## GOAL OF THE EXERCISE
Of the entries below, return only those lines from the line with "A muon has proper" to the line with "Relative to the", exactly, both included.

## EXTRACTED ENTRIES
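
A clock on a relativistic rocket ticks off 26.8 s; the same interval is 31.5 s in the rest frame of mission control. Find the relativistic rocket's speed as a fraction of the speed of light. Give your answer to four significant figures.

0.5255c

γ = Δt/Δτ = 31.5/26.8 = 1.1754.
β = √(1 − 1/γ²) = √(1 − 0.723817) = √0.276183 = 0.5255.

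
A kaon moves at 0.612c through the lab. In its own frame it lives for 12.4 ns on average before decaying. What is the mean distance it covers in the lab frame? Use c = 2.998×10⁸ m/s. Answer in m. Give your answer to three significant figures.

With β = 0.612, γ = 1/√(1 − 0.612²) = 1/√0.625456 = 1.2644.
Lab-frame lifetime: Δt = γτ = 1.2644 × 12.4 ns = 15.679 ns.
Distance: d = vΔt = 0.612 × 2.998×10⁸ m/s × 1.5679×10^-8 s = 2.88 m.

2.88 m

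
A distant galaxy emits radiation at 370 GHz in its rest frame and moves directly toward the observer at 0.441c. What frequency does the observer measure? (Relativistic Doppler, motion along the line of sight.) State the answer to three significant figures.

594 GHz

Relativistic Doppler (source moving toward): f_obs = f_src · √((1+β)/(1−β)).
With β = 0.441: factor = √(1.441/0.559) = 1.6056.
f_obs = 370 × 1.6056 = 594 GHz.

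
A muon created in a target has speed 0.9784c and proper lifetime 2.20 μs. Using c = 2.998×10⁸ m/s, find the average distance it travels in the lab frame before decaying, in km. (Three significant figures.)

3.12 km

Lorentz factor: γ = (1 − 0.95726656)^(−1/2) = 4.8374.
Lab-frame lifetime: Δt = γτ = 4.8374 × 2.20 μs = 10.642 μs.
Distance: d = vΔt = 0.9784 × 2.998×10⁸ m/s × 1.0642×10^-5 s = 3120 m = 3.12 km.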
--
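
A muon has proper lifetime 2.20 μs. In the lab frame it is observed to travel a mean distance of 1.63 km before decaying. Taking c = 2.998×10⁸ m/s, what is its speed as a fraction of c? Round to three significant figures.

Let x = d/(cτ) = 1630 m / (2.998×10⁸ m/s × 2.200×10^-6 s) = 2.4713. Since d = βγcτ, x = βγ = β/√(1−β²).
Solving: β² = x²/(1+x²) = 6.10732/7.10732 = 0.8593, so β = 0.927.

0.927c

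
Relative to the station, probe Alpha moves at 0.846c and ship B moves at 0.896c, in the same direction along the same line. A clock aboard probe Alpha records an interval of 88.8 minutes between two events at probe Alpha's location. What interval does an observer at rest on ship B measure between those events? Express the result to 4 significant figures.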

## SOLUTION FOR THIS EXERCISE
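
A muon has proper lifetime 2.20 μs. In the lab frame it is observed to travel a mean distance of 1.63 km before decaying. Taking c = 2.998×10⁸ m/s, what is its speed as a fraction of c? Round to three significant figures.

Let x = d/(cτ) = 1630 m / (2.998×10⁸ m/s × 2.200×10^-6 s) = 2.4713. Since d = βγcτ, x = βγ = β/√(1−β²).
Solving: β² = x²/(1+x²) = 6.10732/7.10732 = 0.8593, so β = 0.927.

0.927c

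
Relative to the station, probe Alpha moves at 0.846c and ship B moves at 0.896c, in the same direction along the same line. A clock aboard probe Alpha records an interval of 88.8 minutes between two events at probe Alpha's location. What interval does an observer at rest on ship B measure between those events? Express the result to 4 significant figures.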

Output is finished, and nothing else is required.